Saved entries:
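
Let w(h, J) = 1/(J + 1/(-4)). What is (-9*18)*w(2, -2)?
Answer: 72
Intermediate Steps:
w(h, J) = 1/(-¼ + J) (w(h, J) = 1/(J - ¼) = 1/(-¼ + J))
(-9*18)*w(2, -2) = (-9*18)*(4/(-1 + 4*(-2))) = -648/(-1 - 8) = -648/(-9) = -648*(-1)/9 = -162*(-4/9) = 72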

* * *

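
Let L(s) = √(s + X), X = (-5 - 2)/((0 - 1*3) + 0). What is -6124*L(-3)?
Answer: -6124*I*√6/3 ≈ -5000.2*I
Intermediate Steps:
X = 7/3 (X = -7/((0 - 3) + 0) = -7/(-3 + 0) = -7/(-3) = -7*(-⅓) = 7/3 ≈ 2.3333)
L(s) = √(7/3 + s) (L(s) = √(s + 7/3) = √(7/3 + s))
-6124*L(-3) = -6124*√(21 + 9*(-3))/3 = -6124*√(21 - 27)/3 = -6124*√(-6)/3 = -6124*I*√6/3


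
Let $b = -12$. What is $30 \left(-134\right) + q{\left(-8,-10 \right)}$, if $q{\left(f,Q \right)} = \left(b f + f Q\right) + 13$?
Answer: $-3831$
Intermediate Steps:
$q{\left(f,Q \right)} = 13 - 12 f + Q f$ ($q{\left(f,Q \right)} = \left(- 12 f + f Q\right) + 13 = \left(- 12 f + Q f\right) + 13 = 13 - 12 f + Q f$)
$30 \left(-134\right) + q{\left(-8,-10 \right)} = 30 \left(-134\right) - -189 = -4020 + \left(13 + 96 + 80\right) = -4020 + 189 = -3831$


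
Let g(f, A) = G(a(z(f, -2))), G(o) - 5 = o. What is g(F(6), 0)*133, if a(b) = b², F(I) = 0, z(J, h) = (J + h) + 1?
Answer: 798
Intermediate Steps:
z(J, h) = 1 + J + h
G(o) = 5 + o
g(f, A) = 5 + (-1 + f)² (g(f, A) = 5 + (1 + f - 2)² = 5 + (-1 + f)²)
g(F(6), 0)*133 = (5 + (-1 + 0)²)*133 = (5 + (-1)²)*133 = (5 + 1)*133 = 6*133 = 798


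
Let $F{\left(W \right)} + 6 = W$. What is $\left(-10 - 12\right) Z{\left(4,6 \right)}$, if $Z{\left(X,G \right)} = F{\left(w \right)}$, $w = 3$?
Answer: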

* * *

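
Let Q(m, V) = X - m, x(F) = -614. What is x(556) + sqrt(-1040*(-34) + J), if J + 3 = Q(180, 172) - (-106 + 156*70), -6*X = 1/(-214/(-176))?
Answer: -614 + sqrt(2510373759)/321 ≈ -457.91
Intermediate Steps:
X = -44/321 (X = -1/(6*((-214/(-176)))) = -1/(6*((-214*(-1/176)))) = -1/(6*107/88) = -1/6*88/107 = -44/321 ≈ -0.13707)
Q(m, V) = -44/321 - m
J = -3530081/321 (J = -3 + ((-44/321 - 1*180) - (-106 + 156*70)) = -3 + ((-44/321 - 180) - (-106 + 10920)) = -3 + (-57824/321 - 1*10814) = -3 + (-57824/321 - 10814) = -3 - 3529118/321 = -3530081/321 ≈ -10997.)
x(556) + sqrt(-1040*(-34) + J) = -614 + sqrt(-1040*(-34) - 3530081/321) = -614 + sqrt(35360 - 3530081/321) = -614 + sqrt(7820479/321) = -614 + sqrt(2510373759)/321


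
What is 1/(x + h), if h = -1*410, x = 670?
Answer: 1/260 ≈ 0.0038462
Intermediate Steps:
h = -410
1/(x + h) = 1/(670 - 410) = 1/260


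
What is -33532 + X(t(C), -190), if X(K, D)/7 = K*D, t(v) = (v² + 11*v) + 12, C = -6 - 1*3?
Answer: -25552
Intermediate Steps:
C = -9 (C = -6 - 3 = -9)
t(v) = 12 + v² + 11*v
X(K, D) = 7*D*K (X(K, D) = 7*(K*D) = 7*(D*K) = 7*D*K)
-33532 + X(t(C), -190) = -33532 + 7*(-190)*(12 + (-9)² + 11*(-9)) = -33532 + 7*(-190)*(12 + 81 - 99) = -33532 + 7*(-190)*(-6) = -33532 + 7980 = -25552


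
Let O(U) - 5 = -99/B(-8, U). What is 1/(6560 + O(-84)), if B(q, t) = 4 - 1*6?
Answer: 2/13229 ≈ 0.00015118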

■ Exercise aim: Once every line above has been checked for the string "Answer", give the number of matching lines and nothing more.

■ Solved problem: 9